**EXERCISE BRIEF:** Could you repeat the records below exactly as written?
-- Opening Marker --
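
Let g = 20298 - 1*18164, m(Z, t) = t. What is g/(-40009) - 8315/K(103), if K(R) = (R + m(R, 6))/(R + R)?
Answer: -68531248616/4360981 ≈ -15715.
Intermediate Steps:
g = 2134 (g = 20298 - 18164 = 2134)
K(R) = (6 + R)/(2*R) (K(R) = (R + 6)/(R + R) = (6 + R)/((2*R)) = (6 + R)*(1/(2*R)) = (6 + R)/(2*R))
g/(-40009) - 8315/K(103) = 2134/(-40009) - 8315*206/(6 + 103) = 2134*(-1/40009) - 8315/((1/2)*(1/103)*109) = -2134/40009 - 8315/109/206 = -2134/40009 - 8315*206/109 = -2134/40009 - 1712890/109 = -68531248616/4360981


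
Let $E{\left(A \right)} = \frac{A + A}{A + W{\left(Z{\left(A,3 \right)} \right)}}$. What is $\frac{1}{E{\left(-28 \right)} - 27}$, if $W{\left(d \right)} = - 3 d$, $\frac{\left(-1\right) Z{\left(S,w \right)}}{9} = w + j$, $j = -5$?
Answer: $- \frac{41}{1079} \approx -0.037998$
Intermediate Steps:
$Z{\left(S,w \right)} = 45 - 9 w$ ($Z{\left(S,w \right)} = - 9 \left(w - 5\right) = - 9 \left(-5 + w\right) = 45 - 9 w$)
$E{\left(A \right)} = \frac{2 A}{-54 + A}$ ($E{\left(A \right)} = \frac{A + A}{A - 3 \left(45 - 27\right)} = \frac{2 A}{A - 3 \left(45 - 27\right)} = \frac{2 A}{A - 54} = \frac{2 A}{-54 + A}$)
$\frac{1}{E{\left(-28 \right)} - 27} = \frac{1}{2 \left(-28\right) \frac{1}{-54 - 28} - 27} = \frac{1}{2 \left(-28\right) \frac{1}{-82} - 27} = \frac{1}{2 \left(-28\right) \left(- \frac{1}{82}\right) - 27} = \frac{1}{\frac{28}{41} - 27} = \frac{1}{- \frac{1079}{41}} = - \frac{41}{1079}$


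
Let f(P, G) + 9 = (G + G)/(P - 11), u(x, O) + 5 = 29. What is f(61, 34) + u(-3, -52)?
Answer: 409/25 ≈ 16.360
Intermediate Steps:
u(x, O) = 24 (u(x, O) = -5 + 29 = 24)
f(P, G) = -9 + 2*G/(-11 + P) (f(P, G) = -9 + (G + G)/(P - 11) = -9 + (2*G)/(-11 + P) = -9 + 2*G/(-11 + P))
f(61, 34) + u(-3, -52) = (99 - 9*61 + 2*34)/(-11 + 61) + 24 = (99 - 549 + 68)/50 + 24 = (1/50)*(-382) + 24 = -191/25 + 24 = 409/25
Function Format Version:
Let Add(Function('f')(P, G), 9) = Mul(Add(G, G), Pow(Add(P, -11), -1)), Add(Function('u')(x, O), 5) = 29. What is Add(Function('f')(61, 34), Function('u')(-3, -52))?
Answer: Rational(409, 25) ≈ 16.360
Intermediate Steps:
Function('u')(x, O) = 24 (Function('u')(x, O) = Add(-5, 29) = 24)
Function('f')(P, G) = Add(-9, Mul(2, G, Pow(Add(-11, P), -1))) (Function('f')(P, G) = Add(-9, Mul(Add(G, G), Pow(Add(P, -11), -1))) = Add(-9, Mul(Mul(2, G), Pow(Add(-11, P), -1))) = Add(-9, Mul(2, G, Pow(Add(-11, P), -1))))
Add(Function('f')(61, 34), Function('u')(-3, -52)) = Add(Mul(Pow(Add(-11, 61), -1), Add(99, Mul(-9, 61), Mul(2, 34))), 24) = Add(Mul(Pow(50, -1), Add(99, -549, 68)), 24) = Add(Mul(Rational(1, 50), -382), 24) = Add(Rational(-191, 25), 24) = Rational(409, 25)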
-- Closing Marker --
**REPLY:**
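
Let g = 20298 - 1*18164, m(Z, t) = t. What is g/(-40009) - 8315/K(103), if K(R) = (R + m(R, 6))/(R + R)?
Answer: -68531248616/4360981 ≈ -15715.
Intermediate Steps:
g = 2134 (g = 20298 - 18164 = 2134)
K(R) = (6 + R)/(2*R) (K(R) = (R + 6)/(R + R) = (6 + R)/((2*R)) = (6 + R)*(1/(2*R)) = (6 + R)/(2*R))
g/(-40009) - 8315/K(103) = 2134/(-40009) - 8315*206/(6 + 103) = 2134*(-1/40009) - 8315/((1/2)*(1/103)*109) = -2134/40009 - 8315/109/206 = -2134/40009 - 8315*206/109 = -2134/40009 - 1712890/109 = -68531248616/4360981


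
Let $E{\left(A \right)} = \frac{A + A}{A + W{\left(Z{\left(A,3 \right)} \right)}}$. What is $\frac{1}{E{\left(-28 \right)} - 27}$, if $W{\left(d \right)} = - 3 d$, $\frac{\left(-1\right) Z{\left(S,w \right)}}{9} = w + j$, $j = -5$?
Answer: $- \frac{41}{1079} \approx -0.037998$
Intermediate Steps:
$Z{\left(S,w \right)} = 45 - 9 w$ ($Z{\left(S,w \right)} = - 9 \left(w - 5\right) = - 9 \left(-5 + w\right) = 45 - 9 w$)
$E{\left(A \right)} = \frac{2 A}{-54 + A}$ ($E{\left(A \right)} = \frac{A + A}{A - 3 \left(45 - 27\right)} = \frac{2 A}{A - 3 \left(45 - 27\right)} = \frac{2 A}{A - 54} = \frac{2 A}{-54 + A}$)
$\frac{1}{E{\left(-28 \right)} - 27} = \frac{1}{2 \left(-28\right) \frac{1}{-54 - 28} - 27} = \frac{1}{2 \left(-28\right) \frac{1}{-82} - 27} = \frac{1}{2 \left(-28\right) \left(- \frac{1}{82}\right) - 27} = \frac{1}{\frac{28}{41} - 27} = \frac{1}{- \frac{1079}{41}} = - \frac{41}{1079}$


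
Let f(P, G) + 9 = (G + G)/(P - 11), u(x, O) + 5 = 29. What is f(61, 34) + u(-3, -52)?
Answer: 409/25 ≈ 16.360
Intermediate Steps:
u(x, O) = 24 (u(x, O) = -5 + 29 = 24)
f(P, G) = -9 + 2*G/(-11 + P) (f(P, G) = -9 + (G + G)/(P - 11) = -9 + (2*G)/(-11 + P) = -9 + 2*G/(-11 + P))
f(61, 34) + u(-3, -52) = (99 - 9*61 + 2*34)/(-11 + 61) + 24 = (99 - 549 + 68)/50 + 24 = (1/50)*(-382) + 24 = -191/25 + 24 = 409/25
Function Format Version:
Let Add(Function('f')(P, G), 9) = Mul(Add(G, G), Pow(Add(P, -11), -1)), Add(Function('u')(x, O), 5) = 29. What is Add(Function('f')(61, 34), Function('u')(-3, -52))?
Answer: Rational(409, 25) ≈ 16.360
Intermediate Steps:
Function('u')(x, O) = 24 (Function('u')(x, O) = Add(-5, 29) = 24)
Function('f')(P, G) = Add(-9, Mul(2, G, Pow(Add(-11, P), -1))) (Function('f')(P, G) = Add(-9, Mul(Add(G, G), Pow(Add(P, -11), -1))) = Add(-9, Mul(Mul(2, G), Pow(Add(-11, P), -1))) = Add(-9, Mul(2, G, Pow(Add(-11, P), -1))))
Add(Function('f')(61, 34), Function('u')(-3, -52)) = Add(Mul(Pow(Add(-11, 61), -1), Add(99, Mul(-9, 61), Mul(2, 34))), 24) = Add(Mul(Pow(50, -1), Add(99, -549, 68)), 24) = Add(Mul(Rational(1, 50), -382), 24) = Add(Rational(-191, 25), 24) = Rational(409, 25)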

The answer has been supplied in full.